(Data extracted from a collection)
-*-
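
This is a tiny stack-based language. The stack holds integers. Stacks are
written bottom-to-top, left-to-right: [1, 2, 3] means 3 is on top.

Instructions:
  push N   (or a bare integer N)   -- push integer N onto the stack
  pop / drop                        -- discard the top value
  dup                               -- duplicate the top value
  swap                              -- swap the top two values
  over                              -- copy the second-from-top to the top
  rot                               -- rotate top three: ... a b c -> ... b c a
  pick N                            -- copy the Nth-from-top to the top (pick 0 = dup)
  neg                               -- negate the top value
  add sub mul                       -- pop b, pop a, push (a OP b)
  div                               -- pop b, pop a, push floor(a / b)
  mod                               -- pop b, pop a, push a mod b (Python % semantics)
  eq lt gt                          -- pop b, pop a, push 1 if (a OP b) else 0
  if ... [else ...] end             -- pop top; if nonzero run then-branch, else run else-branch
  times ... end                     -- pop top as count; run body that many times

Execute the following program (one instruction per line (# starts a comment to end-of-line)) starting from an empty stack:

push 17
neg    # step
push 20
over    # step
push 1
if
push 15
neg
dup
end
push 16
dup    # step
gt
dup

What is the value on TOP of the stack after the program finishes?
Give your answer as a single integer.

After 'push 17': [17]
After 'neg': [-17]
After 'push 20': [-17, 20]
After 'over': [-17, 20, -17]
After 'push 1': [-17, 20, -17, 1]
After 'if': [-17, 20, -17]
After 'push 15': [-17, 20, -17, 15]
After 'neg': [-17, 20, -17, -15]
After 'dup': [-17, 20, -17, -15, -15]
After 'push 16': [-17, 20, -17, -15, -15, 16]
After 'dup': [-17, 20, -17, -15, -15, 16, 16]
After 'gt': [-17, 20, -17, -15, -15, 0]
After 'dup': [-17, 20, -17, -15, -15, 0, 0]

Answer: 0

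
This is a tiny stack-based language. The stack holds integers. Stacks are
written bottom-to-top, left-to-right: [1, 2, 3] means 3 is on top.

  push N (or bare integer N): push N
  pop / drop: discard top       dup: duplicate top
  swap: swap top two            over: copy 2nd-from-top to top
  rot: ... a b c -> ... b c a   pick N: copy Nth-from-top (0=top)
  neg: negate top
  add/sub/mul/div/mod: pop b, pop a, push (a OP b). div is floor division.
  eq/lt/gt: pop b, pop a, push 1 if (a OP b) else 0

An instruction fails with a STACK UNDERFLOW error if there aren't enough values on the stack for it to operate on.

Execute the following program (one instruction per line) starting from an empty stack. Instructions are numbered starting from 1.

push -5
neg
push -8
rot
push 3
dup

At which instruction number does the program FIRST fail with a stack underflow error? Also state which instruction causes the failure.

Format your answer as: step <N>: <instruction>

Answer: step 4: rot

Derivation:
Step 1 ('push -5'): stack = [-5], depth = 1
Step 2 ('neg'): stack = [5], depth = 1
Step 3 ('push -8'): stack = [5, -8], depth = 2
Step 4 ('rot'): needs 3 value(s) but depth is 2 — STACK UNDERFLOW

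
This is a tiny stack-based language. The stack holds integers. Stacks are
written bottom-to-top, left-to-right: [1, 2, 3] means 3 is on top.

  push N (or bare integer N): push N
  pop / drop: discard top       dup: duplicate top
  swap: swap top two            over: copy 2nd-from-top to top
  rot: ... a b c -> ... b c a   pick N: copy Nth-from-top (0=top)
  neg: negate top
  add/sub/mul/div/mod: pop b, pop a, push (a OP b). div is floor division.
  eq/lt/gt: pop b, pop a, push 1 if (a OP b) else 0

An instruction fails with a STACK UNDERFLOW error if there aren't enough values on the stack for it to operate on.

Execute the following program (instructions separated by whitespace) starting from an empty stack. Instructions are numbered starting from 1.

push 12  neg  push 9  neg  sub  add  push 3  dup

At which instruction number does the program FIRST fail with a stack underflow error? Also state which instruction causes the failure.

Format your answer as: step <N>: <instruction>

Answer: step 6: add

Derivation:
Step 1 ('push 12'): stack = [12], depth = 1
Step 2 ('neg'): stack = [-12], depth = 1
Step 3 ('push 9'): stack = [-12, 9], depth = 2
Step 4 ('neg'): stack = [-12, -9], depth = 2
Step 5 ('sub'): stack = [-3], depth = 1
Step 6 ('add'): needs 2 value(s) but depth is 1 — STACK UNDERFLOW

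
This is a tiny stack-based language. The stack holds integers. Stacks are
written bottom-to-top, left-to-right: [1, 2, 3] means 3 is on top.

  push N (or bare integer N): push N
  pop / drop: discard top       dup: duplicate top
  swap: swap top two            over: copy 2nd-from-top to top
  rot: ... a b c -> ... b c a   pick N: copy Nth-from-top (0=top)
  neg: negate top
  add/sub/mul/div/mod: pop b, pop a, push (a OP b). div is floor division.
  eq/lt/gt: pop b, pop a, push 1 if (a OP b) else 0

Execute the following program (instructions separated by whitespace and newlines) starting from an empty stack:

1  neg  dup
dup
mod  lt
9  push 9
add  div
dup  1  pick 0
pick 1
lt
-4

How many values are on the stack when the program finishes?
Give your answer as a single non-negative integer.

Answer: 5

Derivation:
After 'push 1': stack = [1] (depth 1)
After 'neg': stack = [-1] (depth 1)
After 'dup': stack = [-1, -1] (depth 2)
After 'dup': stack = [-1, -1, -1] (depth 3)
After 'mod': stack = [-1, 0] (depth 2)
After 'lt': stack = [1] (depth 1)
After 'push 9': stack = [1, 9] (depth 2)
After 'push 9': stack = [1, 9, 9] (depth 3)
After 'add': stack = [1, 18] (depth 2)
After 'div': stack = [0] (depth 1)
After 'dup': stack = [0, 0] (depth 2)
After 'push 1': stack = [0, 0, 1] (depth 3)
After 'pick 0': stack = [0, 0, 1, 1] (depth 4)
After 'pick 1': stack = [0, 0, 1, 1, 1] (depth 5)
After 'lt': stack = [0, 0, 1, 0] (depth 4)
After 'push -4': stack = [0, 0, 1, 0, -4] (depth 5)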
-*-
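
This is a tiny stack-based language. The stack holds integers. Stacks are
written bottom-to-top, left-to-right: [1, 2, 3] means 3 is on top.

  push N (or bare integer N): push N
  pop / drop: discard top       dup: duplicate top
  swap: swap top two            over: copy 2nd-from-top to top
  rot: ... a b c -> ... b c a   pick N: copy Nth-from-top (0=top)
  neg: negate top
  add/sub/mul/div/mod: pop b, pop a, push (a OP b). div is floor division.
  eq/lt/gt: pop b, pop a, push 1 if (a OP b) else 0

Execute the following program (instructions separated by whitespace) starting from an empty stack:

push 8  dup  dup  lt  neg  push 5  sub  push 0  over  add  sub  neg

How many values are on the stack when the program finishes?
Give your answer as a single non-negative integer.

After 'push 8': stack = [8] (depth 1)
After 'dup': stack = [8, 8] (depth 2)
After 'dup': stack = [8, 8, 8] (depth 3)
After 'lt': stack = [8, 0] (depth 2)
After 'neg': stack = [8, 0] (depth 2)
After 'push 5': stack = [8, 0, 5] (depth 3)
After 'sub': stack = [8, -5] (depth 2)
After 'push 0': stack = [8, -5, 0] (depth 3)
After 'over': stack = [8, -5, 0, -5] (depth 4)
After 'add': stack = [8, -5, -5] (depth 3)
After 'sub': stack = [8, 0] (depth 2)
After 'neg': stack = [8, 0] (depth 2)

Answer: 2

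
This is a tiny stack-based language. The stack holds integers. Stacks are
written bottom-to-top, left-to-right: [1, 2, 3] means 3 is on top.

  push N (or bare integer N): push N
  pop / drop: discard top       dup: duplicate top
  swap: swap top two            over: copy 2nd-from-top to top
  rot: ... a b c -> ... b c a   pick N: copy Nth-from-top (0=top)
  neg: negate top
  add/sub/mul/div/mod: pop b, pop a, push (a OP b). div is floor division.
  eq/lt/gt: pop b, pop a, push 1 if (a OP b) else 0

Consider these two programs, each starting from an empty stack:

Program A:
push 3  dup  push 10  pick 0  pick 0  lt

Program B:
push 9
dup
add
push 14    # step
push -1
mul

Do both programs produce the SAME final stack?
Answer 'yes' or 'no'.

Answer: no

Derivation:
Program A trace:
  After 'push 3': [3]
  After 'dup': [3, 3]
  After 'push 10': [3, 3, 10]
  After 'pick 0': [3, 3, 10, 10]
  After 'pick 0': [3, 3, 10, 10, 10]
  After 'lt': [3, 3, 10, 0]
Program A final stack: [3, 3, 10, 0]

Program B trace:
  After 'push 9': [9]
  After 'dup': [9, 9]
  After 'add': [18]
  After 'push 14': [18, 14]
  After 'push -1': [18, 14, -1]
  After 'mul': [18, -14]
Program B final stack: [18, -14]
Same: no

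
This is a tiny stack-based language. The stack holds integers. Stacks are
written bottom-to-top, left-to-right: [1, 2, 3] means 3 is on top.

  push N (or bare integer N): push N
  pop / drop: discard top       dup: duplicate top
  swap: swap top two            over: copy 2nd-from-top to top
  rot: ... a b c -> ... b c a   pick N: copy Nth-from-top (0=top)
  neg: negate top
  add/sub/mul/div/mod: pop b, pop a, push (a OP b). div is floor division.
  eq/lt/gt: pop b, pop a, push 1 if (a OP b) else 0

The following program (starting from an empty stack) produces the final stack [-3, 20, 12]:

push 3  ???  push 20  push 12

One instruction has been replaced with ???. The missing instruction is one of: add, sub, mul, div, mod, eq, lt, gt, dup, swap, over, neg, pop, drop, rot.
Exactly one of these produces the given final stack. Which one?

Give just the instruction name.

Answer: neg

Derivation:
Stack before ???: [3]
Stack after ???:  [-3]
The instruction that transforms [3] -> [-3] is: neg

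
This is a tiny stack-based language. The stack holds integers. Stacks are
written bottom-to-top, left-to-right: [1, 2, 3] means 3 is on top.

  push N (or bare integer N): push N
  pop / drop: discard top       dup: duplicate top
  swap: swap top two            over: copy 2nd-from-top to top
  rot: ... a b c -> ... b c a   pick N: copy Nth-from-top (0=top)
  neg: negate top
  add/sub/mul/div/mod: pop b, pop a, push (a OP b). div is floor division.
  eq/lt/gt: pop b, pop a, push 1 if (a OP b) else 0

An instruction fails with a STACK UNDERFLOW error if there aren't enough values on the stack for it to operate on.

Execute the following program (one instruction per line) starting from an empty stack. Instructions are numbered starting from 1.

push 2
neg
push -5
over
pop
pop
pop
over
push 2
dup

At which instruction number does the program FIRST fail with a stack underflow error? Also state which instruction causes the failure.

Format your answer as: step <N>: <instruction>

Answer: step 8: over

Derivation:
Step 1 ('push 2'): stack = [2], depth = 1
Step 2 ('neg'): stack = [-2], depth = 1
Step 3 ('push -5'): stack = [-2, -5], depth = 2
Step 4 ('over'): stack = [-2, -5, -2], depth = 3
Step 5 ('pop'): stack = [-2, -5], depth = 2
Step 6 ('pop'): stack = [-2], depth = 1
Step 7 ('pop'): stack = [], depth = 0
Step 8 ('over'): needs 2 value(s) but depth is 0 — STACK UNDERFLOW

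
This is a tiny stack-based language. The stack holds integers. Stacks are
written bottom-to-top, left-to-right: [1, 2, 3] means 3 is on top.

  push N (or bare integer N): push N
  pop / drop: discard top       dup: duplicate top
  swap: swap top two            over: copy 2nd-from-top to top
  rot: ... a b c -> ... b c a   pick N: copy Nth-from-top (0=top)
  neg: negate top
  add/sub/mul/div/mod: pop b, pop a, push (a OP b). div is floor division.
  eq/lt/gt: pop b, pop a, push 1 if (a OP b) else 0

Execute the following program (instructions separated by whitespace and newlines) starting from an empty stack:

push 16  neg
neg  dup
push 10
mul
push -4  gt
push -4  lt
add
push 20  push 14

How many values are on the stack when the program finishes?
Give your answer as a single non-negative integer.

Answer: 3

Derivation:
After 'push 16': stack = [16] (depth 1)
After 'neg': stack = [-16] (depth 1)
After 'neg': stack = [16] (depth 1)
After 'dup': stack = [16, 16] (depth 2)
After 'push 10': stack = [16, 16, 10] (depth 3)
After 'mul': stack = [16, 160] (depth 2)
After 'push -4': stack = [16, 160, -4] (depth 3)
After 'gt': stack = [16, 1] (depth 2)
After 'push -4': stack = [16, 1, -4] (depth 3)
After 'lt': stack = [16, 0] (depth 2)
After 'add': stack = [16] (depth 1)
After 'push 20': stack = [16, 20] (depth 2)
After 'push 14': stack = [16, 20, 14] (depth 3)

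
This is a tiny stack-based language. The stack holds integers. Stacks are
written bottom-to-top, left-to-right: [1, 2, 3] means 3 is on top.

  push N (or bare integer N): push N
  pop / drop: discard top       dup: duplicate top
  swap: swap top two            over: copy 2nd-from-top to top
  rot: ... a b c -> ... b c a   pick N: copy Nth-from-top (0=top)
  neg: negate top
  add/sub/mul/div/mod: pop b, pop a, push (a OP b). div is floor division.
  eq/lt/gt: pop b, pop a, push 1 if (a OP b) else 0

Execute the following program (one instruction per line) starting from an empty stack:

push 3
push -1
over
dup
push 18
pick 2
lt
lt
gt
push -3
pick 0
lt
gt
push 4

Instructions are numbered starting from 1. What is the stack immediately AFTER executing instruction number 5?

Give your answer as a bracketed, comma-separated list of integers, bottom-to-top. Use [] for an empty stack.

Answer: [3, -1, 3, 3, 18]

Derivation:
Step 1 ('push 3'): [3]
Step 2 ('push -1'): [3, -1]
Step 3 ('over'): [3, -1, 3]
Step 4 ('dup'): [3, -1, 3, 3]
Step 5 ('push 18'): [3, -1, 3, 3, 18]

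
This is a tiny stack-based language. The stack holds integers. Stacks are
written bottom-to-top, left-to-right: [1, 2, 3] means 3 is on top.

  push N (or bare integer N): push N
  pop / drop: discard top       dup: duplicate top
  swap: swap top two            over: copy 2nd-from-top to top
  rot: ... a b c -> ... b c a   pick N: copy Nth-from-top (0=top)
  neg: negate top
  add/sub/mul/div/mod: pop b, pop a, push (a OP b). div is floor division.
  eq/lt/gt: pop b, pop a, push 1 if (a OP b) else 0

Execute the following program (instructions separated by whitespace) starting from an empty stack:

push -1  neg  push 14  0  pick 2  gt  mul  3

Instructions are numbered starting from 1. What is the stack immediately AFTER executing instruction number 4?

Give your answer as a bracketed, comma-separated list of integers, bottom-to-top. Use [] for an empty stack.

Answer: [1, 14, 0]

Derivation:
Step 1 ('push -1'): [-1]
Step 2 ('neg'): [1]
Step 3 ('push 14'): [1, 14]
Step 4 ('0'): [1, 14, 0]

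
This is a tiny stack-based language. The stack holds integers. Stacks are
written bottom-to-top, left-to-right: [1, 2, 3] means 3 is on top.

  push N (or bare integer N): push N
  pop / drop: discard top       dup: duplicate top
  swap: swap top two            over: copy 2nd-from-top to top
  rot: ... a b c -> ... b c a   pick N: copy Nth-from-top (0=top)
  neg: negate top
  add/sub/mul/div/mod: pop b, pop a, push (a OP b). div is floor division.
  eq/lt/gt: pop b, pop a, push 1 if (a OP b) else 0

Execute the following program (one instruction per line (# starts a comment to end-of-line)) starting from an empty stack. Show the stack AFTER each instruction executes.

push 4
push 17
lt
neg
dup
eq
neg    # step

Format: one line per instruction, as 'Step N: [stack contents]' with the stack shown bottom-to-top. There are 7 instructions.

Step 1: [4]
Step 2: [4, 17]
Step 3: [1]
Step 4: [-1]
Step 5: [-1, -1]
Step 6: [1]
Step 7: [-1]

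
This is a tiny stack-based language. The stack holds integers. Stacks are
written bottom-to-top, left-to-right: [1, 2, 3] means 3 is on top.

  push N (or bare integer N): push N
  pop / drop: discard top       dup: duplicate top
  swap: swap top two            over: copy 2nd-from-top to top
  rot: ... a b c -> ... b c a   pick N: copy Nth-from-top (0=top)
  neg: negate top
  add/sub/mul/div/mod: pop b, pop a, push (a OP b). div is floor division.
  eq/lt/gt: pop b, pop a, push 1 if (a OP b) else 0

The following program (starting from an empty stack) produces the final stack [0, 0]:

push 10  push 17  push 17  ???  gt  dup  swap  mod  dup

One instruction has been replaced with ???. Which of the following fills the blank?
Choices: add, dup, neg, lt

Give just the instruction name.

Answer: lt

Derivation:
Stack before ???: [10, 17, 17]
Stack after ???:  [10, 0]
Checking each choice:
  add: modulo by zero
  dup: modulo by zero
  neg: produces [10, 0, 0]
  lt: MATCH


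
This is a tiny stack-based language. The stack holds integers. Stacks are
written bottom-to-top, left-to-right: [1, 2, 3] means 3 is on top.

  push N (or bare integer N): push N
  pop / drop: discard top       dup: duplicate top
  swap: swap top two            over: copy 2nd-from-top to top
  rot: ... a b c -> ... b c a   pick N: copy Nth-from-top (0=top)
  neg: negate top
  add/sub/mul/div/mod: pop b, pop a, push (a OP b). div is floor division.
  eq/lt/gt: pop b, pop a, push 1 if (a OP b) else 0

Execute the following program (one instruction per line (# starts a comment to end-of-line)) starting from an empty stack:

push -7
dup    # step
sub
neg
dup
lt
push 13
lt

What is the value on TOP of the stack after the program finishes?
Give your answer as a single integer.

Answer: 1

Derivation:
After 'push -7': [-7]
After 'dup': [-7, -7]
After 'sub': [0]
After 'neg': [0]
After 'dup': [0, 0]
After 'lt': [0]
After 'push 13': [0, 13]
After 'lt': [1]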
-*-
▸ TASK DESCRIPTION:
Above this instruction are the records; retype exactly the lines from the one containing "discard the top value" up to and including the one containing "(pick 0 = dup)".

▸ ANSWER BELOW:
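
  pop / drop                        -- discard the top value
  dup                               -- duplicate the top value
  swap                              -- swap the top two values
  over                              -- copy the second-from-top to the top
  rot                               -- rotate top three: ... a b c -> ... b c a
  pick N                            -- copy the Nth-from-top to the top (pick 0 = dup)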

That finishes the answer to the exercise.